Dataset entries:
◇ ◇ ◇ ◇ ◇

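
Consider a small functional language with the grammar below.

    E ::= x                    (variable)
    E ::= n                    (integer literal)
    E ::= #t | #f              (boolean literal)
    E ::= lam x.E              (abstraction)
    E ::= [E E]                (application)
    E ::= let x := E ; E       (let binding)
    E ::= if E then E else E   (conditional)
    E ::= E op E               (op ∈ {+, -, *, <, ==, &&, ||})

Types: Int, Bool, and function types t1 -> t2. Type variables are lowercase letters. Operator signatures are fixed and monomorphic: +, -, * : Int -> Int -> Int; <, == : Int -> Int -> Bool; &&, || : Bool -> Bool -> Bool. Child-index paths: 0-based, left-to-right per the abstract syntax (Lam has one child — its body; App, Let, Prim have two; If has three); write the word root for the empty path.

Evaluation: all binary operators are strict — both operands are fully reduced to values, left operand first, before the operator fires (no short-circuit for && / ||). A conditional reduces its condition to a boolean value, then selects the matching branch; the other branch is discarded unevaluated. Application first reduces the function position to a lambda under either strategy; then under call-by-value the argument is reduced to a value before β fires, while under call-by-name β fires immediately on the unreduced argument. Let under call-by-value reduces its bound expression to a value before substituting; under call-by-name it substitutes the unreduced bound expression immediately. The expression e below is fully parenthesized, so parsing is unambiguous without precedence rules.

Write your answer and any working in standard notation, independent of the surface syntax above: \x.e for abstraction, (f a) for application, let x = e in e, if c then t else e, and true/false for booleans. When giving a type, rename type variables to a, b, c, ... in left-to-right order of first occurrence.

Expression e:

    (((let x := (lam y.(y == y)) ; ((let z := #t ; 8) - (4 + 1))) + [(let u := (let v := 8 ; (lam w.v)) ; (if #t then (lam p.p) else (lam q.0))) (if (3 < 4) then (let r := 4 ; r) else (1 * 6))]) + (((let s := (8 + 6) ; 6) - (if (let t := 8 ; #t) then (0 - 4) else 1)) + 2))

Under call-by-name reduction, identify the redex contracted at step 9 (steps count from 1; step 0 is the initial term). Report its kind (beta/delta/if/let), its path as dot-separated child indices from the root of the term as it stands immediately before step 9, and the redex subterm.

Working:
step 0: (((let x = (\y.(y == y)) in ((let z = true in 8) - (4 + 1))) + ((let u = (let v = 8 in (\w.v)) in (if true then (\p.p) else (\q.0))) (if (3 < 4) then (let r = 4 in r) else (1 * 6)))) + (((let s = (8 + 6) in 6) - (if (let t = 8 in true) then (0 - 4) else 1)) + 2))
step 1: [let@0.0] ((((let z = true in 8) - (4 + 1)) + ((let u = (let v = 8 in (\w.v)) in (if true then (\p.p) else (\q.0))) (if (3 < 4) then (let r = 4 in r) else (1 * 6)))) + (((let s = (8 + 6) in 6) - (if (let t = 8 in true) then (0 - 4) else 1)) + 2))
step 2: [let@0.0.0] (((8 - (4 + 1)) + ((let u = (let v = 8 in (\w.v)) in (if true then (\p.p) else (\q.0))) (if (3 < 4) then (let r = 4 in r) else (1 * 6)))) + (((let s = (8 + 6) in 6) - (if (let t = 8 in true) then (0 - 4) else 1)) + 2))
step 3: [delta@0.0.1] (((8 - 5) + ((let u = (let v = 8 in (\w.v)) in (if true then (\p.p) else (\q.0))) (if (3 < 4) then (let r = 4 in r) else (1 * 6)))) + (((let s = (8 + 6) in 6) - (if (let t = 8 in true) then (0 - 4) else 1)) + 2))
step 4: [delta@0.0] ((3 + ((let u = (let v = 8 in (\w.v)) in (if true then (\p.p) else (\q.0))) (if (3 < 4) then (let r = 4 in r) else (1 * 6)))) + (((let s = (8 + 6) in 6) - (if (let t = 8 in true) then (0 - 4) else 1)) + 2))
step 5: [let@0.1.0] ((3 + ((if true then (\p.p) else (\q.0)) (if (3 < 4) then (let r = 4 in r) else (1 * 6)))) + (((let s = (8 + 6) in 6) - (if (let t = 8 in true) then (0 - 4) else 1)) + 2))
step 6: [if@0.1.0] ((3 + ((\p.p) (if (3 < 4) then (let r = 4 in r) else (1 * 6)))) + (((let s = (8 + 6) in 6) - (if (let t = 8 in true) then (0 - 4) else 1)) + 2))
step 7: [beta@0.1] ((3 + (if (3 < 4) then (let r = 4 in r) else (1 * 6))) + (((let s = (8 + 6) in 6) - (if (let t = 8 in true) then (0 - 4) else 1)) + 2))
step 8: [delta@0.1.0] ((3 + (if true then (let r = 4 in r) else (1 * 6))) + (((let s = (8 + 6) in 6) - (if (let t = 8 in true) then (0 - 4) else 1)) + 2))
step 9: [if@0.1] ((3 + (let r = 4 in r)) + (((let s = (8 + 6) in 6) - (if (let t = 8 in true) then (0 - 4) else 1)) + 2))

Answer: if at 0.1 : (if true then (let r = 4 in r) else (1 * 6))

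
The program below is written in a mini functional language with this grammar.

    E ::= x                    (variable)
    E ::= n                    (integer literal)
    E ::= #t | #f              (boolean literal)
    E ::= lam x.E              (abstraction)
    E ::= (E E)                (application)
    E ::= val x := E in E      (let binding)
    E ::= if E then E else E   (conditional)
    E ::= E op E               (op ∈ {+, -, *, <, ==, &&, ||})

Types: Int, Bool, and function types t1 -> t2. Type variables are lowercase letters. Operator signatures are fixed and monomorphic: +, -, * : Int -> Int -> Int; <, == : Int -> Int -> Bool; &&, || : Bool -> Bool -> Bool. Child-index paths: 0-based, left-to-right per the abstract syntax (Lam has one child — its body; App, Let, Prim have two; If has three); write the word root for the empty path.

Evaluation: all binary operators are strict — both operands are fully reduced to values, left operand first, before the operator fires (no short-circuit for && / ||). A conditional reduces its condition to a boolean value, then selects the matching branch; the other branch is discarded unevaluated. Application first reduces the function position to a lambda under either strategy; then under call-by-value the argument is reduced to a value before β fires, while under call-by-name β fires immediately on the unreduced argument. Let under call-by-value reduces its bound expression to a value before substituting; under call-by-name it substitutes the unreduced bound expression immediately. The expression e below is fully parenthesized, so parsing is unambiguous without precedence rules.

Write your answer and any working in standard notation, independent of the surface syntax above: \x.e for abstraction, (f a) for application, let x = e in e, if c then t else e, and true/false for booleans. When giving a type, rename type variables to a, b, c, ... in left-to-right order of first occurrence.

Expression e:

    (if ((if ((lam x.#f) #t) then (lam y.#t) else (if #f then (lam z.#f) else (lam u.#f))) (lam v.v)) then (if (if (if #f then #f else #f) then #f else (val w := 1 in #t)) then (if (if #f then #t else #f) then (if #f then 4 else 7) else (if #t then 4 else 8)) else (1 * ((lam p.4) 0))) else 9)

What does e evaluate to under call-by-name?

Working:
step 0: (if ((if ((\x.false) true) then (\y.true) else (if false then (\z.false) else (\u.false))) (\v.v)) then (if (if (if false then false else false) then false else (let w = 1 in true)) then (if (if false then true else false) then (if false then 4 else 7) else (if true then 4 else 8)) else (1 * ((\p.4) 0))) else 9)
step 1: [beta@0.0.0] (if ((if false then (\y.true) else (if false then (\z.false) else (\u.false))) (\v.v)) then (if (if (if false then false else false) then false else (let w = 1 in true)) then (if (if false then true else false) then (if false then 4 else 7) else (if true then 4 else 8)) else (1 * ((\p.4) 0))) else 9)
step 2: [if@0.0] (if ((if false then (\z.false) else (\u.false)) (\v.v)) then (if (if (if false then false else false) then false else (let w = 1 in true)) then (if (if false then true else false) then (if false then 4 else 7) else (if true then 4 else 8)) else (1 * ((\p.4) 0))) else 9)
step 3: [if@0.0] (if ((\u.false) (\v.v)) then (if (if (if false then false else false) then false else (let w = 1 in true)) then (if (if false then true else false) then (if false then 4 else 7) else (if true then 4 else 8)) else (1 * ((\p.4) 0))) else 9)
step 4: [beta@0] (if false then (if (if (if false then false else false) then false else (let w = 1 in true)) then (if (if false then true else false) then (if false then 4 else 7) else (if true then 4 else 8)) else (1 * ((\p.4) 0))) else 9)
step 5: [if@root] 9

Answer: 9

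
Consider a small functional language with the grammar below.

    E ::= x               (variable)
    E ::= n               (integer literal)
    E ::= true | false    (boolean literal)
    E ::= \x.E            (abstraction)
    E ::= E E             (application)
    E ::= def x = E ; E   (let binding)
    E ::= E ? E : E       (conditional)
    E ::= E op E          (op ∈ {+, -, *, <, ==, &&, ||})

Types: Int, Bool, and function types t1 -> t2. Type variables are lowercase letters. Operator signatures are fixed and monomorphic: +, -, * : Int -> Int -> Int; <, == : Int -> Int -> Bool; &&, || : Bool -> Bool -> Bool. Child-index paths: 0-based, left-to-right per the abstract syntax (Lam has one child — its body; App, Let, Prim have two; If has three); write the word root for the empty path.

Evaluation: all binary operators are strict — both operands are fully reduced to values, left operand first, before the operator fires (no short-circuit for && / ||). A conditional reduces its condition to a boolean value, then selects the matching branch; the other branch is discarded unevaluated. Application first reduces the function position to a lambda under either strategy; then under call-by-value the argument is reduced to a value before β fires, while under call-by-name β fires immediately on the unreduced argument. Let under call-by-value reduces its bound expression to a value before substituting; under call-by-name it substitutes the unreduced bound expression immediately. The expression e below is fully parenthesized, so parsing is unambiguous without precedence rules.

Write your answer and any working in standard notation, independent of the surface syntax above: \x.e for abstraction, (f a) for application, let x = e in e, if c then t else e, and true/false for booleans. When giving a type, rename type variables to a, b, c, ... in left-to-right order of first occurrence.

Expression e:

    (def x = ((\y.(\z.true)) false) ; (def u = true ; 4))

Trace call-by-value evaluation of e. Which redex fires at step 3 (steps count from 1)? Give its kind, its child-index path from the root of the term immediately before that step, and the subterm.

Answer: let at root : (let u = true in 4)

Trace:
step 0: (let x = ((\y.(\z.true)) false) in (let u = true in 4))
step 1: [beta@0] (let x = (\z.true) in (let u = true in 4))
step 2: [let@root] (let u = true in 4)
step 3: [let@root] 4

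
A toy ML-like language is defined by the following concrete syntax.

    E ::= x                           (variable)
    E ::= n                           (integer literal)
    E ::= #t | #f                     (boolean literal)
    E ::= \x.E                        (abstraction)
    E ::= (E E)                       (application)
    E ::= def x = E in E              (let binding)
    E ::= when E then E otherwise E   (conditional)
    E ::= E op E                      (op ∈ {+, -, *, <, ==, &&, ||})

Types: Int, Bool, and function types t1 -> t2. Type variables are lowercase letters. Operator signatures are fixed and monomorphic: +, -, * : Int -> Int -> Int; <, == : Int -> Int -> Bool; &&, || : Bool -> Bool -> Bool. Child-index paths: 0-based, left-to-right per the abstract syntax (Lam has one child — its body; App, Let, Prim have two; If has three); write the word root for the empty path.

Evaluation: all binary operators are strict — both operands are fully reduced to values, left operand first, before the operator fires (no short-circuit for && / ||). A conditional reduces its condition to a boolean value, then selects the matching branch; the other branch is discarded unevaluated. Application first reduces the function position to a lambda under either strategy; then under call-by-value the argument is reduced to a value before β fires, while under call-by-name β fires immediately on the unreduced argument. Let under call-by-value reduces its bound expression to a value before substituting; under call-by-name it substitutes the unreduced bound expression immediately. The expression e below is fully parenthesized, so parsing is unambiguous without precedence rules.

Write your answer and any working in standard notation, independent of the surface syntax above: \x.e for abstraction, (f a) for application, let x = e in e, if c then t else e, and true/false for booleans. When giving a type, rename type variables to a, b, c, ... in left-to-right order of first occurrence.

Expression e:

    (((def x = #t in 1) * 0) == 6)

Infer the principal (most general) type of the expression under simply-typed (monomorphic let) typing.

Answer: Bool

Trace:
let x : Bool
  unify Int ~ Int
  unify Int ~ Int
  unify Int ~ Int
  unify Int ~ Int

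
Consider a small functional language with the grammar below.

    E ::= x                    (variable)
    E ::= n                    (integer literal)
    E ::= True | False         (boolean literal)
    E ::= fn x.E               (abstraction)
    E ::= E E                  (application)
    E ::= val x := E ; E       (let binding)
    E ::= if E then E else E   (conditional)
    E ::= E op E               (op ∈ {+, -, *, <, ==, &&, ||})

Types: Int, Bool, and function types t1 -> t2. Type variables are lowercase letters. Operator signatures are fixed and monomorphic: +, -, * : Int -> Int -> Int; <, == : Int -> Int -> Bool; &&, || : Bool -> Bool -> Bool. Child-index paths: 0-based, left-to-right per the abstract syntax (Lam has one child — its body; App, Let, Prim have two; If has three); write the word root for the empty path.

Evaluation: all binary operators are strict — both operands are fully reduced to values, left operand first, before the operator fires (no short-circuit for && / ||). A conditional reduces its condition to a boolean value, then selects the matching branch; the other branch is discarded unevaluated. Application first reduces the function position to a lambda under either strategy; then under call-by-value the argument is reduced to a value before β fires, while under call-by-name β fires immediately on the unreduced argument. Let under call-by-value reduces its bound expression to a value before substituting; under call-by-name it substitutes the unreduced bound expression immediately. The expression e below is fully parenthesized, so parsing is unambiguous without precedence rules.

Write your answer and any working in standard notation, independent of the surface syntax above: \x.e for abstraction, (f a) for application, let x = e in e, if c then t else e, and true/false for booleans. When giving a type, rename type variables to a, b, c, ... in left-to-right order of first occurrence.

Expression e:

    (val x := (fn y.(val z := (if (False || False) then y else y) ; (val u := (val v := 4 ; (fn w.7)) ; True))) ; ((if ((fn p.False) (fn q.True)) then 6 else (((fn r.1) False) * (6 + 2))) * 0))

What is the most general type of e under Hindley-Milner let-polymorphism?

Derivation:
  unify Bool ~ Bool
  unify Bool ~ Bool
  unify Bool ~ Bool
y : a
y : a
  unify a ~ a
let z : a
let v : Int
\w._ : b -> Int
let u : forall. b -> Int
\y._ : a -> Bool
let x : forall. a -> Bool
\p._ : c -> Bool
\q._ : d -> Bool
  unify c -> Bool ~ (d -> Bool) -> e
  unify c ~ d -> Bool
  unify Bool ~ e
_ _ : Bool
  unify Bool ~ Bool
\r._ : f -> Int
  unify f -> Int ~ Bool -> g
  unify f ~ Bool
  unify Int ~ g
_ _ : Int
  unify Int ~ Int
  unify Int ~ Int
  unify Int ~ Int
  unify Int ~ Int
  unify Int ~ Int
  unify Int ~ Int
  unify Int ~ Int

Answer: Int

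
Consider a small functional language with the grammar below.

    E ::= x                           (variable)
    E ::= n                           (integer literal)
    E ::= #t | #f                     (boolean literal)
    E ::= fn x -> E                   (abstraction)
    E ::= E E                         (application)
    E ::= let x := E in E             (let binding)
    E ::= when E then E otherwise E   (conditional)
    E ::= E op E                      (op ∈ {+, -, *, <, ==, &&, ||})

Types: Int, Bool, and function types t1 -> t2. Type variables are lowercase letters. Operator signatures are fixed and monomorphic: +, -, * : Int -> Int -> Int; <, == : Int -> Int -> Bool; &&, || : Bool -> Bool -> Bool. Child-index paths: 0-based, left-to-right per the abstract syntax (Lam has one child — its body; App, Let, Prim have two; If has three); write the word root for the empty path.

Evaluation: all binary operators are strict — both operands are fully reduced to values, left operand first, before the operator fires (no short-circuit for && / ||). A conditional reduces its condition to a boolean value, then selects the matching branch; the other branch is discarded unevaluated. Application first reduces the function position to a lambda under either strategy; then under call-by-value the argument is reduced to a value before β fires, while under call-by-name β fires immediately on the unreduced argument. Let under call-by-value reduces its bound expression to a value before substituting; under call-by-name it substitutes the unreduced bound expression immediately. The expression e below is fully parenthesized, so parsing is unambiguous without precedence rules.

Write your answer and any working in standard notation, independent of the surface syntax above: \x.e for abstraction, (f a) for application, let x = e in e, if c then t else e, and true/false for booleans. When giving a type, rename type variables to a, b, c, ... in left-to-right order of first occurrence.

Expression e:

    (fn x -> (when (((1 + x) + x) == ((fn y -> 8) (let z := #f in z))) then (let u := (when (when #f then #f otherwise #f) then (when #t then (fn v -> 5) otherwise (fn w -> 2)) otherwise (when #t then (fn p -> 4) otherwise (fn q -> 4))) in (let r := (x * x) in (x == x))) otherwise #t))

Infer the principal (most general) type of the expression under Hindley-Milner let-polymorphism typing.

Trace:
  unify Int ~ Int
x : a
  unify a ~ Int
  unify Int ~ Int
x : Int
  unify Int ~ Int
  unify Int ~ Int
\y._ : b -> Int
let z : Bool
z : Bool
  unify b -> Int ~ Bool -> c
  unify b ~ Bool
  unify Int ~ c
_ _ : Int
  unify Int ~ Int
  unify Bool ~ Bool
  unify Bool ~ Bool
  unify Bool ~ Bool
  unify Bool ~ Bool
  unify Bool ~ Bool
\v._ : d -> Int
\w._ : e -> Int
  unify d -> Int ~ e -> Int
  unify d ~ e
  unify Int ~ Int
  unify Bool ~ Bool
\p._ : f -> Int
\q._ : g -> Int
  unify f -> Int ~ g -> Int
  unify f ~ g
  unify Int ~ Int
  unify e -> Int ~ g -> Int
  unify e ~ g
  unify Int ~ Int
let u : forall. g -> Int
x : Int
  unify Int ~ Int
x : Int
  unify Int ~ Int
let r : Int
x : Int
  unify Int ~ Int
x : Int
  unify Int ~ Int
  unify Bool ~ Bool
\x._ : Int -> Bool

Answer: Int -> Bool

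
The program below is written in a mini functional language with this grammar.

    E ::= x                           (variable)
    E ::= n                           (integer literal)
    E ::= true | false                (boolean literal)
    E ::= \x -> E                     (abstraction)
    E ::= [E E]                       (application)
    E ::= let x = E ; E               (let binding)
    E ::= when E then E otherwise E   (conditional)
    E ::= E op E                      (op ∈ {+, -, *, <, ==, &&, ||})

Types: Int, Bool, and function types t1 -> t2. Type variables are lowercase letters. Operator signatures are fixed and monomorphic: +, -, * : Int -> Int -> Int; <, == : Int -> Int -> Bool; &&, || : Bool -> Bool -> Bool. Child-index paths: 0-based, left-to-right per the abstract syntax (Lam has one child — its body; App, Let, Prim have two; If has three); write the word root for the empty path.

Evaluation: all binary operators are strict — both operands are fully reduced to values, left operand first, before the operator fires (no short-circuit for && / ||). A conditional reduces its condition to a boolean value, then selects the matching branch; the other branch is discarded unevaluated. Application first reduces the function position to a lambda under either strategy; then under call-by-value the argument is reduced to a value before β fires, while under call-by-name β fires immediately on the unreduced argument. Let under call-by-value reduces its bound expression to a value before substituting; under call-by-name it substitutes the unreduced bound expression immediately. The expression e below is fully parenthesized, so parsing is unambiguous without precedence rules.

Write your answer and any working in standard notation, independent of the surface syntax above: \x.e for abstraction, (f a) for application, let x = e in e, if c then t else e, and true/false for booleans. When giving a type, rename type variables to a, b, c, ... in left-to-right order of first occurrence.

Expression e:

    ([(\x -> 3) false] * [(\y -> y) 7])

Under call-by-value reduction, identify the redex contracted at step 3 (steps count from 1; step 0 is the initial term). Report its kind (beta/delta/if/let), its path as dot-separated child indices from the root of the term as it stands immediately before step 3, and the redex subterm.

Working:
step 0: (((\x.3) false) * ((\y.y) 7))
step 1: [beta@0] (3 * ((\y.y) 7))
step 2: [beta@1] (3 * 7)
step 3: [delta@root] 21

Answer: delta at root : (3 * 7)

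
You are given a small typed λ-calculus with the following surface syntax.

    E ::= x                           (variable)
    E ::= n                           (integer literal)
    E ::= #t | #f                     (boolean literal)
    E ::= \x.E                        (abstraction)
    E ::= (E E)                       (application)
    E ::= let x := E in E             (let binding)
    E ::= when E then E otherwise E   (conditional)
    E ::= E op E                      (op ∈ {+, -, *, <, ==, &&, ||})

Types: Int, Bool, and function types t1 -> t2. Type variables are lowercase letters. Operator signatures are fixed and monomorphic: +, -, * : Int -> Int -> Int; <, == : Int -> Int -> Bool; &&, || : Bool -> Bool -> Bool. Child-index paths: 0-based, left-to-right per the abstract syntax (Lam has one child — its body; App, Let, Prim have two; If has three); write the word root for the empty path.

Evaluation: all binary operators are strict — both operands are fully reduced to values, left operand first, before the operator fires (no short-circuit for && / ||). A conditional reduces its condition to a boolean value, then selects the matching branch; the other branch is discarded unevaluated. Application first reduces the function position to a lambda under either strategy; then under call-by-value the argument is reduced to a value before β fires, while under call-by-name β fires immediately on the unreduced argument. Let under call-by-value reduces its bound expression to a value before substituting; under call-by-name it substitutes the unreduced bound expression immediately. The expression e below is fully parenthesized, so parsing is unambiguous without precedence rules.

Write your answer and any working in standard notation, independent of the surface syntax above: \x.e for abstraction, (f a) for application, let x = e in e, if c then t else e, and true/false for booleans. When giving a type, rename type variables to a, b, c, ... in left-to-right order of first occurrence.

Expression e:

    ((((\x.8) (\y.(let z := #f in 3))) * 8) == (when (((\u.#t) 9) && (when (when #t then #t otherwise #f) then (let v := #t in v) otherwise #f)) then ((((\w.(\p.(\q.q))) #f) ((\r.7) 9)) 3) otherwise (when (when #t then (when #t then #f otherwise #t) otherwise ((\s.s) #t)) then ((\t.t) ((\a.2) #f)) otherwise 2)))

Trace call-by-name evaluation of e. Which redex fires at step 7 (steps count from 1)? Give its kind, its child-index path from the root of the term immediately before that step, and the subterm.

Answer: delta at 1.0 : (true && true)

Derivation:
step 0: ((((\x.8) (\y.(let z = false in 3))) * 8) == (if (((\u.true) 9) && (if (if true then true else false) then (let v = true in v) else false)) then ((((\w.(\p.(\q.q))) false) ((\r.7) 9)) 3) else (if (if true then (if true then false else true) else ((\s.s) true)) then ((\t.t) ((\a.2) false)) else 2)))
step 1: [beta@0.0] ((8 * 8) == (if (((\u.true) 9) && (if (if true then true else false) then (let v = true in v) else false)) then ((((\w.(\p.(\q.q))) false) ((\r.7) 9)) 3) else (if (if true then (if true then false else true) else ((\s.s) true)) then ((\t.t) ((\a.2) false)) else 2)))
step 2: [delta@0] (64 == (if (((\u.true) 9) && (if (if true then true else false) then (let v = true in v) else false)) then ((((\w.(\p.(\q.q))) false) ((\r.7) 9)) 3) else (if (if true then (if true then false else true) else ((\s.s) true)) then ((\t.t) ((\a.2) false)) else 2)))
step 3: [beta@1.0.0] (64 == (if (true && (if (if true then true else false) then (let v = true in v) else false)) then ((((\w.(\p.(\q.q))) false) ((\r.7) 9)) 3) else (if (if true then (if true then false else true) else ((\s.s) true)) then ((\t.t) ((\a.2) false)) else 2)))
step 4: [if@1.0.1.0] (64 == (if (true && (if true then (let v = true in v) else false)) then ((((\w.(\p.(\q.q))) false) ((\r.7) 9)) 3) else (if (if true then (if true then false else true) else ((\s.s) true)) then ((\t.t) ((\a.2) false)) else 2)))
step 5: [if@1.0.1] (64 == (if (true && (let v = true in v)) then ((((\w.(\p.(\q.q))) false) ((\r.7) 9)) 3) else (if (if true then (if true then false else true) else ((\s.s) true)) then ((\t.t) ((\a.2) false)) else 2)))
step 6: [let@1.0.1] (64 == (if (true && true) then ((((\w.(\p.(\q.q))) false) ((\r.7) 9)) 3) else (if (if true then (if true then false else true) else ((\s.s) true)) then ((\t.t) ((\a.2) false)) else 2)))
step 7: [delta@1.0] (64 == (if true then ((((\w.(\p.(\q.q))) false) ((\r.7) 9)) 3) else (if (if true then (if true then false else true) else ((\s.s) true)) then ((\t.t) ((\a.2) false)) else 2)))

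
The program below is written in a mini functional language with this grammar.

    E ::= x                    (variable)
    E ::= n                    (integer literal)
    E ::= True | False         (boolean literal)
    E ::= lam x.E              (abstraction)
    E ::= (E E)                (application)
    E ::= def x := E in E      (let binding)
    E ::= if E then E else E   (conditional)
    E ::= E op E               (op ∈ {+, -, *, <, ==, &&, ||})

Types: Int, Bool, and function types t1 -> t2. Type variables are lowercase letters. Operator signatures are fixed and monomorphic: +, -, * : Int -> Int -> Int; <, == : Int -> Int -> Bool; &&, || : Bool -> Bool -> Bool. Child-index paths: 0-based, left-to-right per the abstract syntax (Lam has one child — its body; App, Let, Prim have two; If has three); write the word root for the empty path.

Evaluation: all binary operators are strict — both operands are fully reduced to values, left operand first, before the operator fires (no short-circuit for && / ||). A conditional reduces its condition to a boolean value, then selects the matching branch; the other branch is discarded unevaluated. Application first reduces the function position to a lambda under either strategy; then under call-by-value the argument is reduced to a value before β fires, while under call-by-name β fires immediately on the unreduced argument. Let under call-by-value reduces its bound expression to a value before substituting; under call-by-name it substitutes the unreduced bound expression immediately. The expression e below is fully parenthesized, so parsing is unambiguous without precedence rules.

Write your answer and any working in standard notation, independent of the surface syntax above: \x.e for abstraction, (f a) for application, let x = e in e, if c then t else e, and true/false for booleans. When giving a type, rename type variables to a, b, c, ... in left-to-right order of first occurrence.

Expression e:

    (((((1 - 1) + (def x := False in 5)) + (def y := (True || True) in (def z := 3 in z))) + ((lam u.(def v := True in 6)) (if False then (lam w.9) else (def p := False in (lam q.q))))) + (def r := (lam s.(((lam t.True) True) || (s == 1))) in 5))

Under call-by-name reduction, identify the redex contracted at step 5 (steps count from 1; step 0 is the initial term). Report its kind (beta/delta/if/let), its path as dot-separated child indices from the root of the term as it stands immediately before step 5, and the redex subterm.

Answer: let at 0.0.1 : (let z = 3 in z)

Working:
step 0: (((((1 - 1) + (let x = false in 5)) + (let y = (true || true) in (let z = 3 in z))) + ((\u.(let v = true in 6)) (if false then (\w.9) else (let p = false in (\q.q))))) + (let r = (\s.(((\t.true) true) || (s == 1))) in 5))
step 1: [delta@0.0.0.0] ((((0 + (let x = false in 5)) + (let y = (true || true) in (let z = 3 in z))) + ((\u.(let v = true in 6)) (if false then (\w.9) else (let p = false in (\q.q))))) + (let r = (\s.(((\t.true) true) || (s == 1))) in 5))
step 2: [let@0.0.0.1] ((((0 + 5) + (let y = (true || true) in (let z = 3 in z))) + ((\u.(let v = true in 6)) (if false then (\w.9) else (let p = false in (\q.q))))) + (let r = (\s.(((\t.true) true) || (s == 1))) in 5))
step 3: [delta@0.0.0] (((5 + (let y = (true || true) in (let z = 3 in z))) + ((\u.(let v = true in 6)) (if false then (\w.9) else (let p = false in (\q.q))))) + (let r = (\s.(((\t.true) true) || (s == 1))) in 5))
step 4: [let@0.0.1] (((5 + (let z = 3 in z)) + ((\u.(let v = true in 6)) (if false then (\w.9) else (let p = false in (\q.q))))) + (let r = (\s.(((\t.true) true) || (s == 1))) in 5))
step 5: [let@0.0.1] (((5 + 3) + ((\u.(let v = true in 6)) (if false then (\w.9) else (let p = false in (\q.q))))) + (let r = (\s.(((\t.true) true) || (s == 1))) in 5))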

◇ ◇ ◇ ◇ ◇

Exercise brief:
Return only the number of lines in the data above that include the word "binding".

Exercise response:
9